Give all the records again, with no alterations.

(Saved entries)
*** Begin section ***

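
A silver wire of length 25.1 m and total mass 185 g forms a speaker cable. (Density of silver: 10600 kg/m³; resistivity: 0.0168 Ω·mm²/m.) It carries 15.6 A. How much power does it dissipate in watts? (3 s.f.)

ρ = 0.0168 Ω·mm²/m = 1.68×10^-8 Ω·m
A = m/(density·L) = 0.185/(10600×25.1) = 6.9533e-07 m²
R = ρL/A = (1.68×10^-8)(25.1)/(6.9533e-07) = 0.6064 Ω
P = I²R = (15.6)² × 0.6064 = 148 W

148 W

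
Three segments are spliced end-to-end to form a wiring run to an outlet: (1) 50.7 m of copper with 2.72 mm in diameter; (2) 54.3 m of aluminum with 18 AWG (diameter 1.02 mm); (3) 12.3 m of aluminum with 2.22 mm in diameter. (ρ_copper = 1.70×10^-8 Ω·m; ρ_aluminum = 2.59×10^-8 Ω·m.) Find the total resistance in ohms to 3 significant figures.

1.95 Ω

Seg 1: A = π(d/2)² = π(1.3600e-03 m)² = 5.811e-06 m²
R_1 = (1.70×10^-8)(50.7)/(5.811e-06) = 0.1483 Ω
Seg 2: A = π(1.02/2 mm)² = π(5.1000e-04 m)² = 8.171e-07 m²
R_2 = (2.59×10^-8)(54.3)/(8.171e-07) = 1.721 Ω
Seg 3: A = π(d/2)² = π(1.1100e-03 m)² = 3.871e-06 m²
R_3 = (2.59×10^-8)(12.3)/(3.871e-06) = 0.0823 Ω
R_total = R_1 + R_2 + R_3 = 1.95 Ω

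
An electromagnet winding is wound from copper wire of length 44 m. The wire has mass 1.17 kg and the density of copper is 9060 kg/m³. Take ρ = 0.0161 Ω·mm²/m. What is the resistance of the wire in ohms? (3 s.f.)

ρ = 0.0161 Ω·mm²/m = 1.61×10^-8 Ω·m
A = m/(density·L) = 1.17/(9060×44) = 2.9350e-06 m²
R = ρL/A = (1.61×10^-8)(44)/(2.9350e-06) = 0.241 Ω

0.241 Ω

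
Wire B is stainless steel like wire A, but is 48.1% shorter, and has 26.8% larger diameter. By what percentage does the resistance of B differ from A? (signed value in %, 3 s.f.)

R ∝ L/d², so R_B/R_A = (1 − 48.1/100) × (1 + 26.8/100)⁻²
= 0.519 × 0.622 = 0.3228
(R_B − R_A)/R_A = 0.3228 − 1 = -67.7%

-67.7%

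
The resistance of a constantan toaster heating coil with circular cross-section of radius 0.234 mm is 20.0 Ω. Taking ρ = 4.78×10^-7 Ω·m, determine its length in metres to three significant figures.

7.20 m

A = πr² = π(2.3400e-04 m)² = 1.720e-07 m²
L = RA/ρ = (20)(1.720e-07)/(4.78×10^-7) = 7.20 m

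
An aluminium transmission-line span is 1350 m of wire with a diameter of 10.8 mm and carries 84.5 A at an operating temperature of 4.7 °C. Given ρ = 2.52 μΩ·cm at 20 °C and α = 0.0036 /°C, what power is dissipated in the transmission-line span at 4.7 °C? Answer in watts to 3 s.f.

ρ = 2.52 μΩ·cm = 2.52×10^-8 Ω·m
A = π(d/2)² = π(5.4000e-03 m)² = 9.161e-05 m²
R₍20₎ = ρL/A = (2.52×10^-8)(1350)/(9.161e-05) = 0.3714 Ω
R₍4.7₎ = R₍20₎(1 + αΔT) = 0.3714 × (1 + 0.0036×-15.3) = 0.3509 Ω
P = I²R = (84.5)² × 0.3509 = 2510 W

2510 W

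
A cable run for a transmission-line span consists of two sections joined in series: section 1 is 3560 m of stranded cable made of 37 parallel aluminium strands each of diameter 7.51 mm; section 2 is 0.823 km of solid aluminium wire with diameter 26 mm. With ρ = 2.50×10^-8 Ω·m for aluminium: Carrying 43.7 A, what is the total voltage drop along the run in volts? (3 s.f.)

Section 1: A_strand = π(3.7550e-03)² = 4.430e-05 m²; R₁ = ρL/(N·A_s) = (2.50×10^-8)(3560)/(37×4.430e-05) = 0.0543 Ω
Section 2: A = π(d/2)² = π(1.3000e-02 m)² = 5.309e-04 m²
R₂ = (2.50×10^-8)(823)/(5.309e-04) = 0.03875 Ω
R = R₁ + R₂ = 0.09306 Ω
V = IR = 43.7 × 0.09306 = 4.07 V

4.07 V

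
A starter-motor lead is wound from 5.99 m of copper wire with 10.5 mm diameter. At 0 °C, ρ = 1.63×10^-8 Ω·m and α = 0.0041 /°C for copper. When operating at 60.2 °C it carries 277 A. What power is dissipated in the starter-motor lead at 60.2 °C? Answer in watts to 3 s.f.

108 W

A = π(d/2)² = π(5.2500e-03 m)² = 8.659e-05 m²
R₍0₎ = ρL/A = (1.63×10^-8)(5.99)/(8.659e-05) = 0.001128 Ω
R₍60.2₎ = R₍0₎(1 + αΔT) = 0.001128 × (1 + 0.0041×60.2) = 0.001406 Ω
P = I²R = (277)² × 0.001406 = 108 W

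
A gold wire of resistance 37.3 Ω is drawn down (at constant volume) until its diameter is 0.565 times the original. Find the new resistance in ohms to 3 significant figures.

Volume constant ⇒ L' = L/r² with r = 0.565. R' = ρL'/A' = ρ(L/r²)/(πr²d₀²/4) = R/r⁴.
R' = 9.813 × 37.3 = 366 Ω

366 Ω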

*** End section ***

▶ _Answer for the task_:
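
A silver wire of length 25.1 m and total mass 185 g forms a speaker cable. (Density of silver: 10600 kg/m³; resistivity: 0.0168 Ω·mm²/m.) It carries 15.6 A. How much power does it dissipate in watts? (3 s.f.)

ρ = 0.0168 Ω·mm²/m = 1.68×10^-8 Ω·m
A = m/(density·L) = 0.185/(10600×25.1) = 6.9533e-07 m²
R = ρL/A = (1.68×10^-8)(25.1)/(6.9533e-07) = 0.6064 Ω
P = I²R = (15.6)² × 0.6064 = 148 W

148 W

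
Three segments are spliced end-to-end to form a wiring run to an outlet: (1) 50.7 m of copper with 2.72 mm in diameter; (2) 54.3 m of aluminum with 18 AWG (diameter 1.02 mm); (3) 12.3 m of aluminum with 2.22 mm in diameter. (ρ_copper = 1.70×10^-8 Ω·m; ρ_aluminum = 2.59×10^-8 Ω·m.) Find the total resistance in ohms to 3 significant figures.

1.95 Ω

Seg 1: A = π(d/2)² = π(1.3600e-03 m)² = 5.811e-06 m²
R_1 = (1.70×10^-8)(50.7)/(5.811e-06) = 0.1483 Ω
Seg 2: A = π(1.02/2 mm)² = π(5.1000e-04 m)² = 8.171e-07 m²
R_2 = (2.59×10^-8)(54.3)/(8.171e-07) = 1.721 Ω
Seg 3: A = π(d/2)² = π(1.1100e-03 m)² = 3.871e-06 m²
R_3 = (2.59×10^-8)(12.3)/(3.871e-06) = 0.0823 Ω
R_total = R_1 + R_2 + R_3 = 1.95 Ω

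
An electromagnet winding is wound from copper wire of length 44 m. The wire has mass 1.17 kg and the density of copper is 9060 kg/m³. Take ρ = 0.0161 Ω·mm²/m. What is the resistance of the wire in ohms? (3 s.f.)

ρ = 0.0161 Ω·mm²/m = 1.61×10^-8 Ω·m
A = m/(density·L) = 1.17/(9060×44) = 2.9350e-06 m²
R = ρL/A = (1.61×10^-8)(44)/(2.9350e-06) = 0.241 Ω

0.241 Ω

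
Wire B is stainless steel like wire A, but is 48.1% shorter, and has 26.8% larger diameter. By what percentage does the resistance of B differ from A? (signed value in %, 3 s.f.)

R ∝ L/d², so R_B/R_A = (1 − 48.1/100) × (1 + 26.8/100)⁻²
= 0.519 × 0.622 = 0.3228
(R_B − R_A)/R_A = 0.3228 − 1 = -67.7%

-67.7%

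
The resistance of a constantan toaster heating coil with circular cross-section of radius 0.234 mm is 20.0 Ω. Taking ρ = 4.78×10^-7 Ω·m, determine its length in metres to three significant figures.

7.20 m

A = πr² = π(2.3400e-04 m)² = 1.720e-07 m²
L = RA/ρ = (20)(1.720e-07)/(4.78×10^-7) = 7.20 m

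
An aluminium transmission-line span is 1350 m of wire with a diameter of 10.8 mm and carries 84.5 A at an operating temperature of 4.7 °C. Given ρ = 2.52 μΩ·cm at 20 °C and α = 0.0036 /°C, what power is dissipated in the transmission-line span at 4.7 °C? Answer in watts to 3 s.f.

ρ = 2.52 μΩ·cm = 2.52×10^-8 Ω·m
A = π(d/2)² = π(5.4000e-03 m)² = 9.161e-05 m²
R₍20₎ = ρL/A = (2.52×10^-8)(1350)/(9.161e-05) = 0.3714 Ω
R₍4.7₎ = R₍20₎(1 + αΔT) = 0.3714 × (1 + 0.0036×-15.3) = 0.3509 Ω
P = I²R = (84.5)² × 0.3509 = 2510 W

2510 W

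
A cable run for a transmission-line span consists of two sections joined in series: section 1 is 3560 m of stranded cable made of 37 parallel aluminium strands each of diameter 7.51 mm; section 2 is 0.823 km of solid aluminium wire with diameter 26 mm. With ρ = 2.50×10^-8 Ω·m for aluminium: Carrying 43.7 A, what is the total voltage drop along the run in volts? (3 s.f.)

Section 1: A_strand = π(3.7550e-03)² = 4.430e-05 m²; R₁ = ρL/(N·A_s) = (2.50×10^-8)(3560)/(37×4.430e-05) = 0.0543 Ω
Section 2: A = π(d/2)² = π(1.3000e-02 m)² = 5.309e-04 m²
R₂ = (2.50×10^-8)(823)/(5.309e-04) = 0.03875 Ω
R = R₁ + R₂ = 0.09306 Ω
V = IR = 43.7 × 0.09306 = 4.07 V

4.07 V

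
A starter-motor lead is wound from 5.99 m of copper wire with 10.5 mm diameter. At 0 °C, ρ = 1.63×10^-8 Ω·m and α = 0.0041 /°C for copper. When operating at 60.2 °C it carries 277 A. What power is dissipated in the starter-motor lead at 60.2 °C? Answer in watts to 3 s.f.

108 W

A = π(d/2)² = π(5.2500e-03 m)² = 8.659e-05 m²
R₍0₎ = ρL/A = (1.63×10^-8)(5.99)/(8.659e-05) = 0.001128 Ω
R₍60.2₎ = R₍0₎(1 + αΔT) = 0.001128 × (1 + 0.0041×60.2) = 0.001406 Ω
P = I²R = (277)² × 0.001406 = 108 W

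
A gold wire of resistance 37.3 Ω is drawn down (at constant volume) until its diameter is 0.565 times the original. Find the new resistance in ohms to 3 significant figures.

Volume constant ⇒ L' = L/r² with r = 0.565. R' = ρL'/A' = ρ(L/r²)/(πr²d₀²/4) = R/r⁴.
R' = 9.813 × 37.3 = 366 Ω

366 Ω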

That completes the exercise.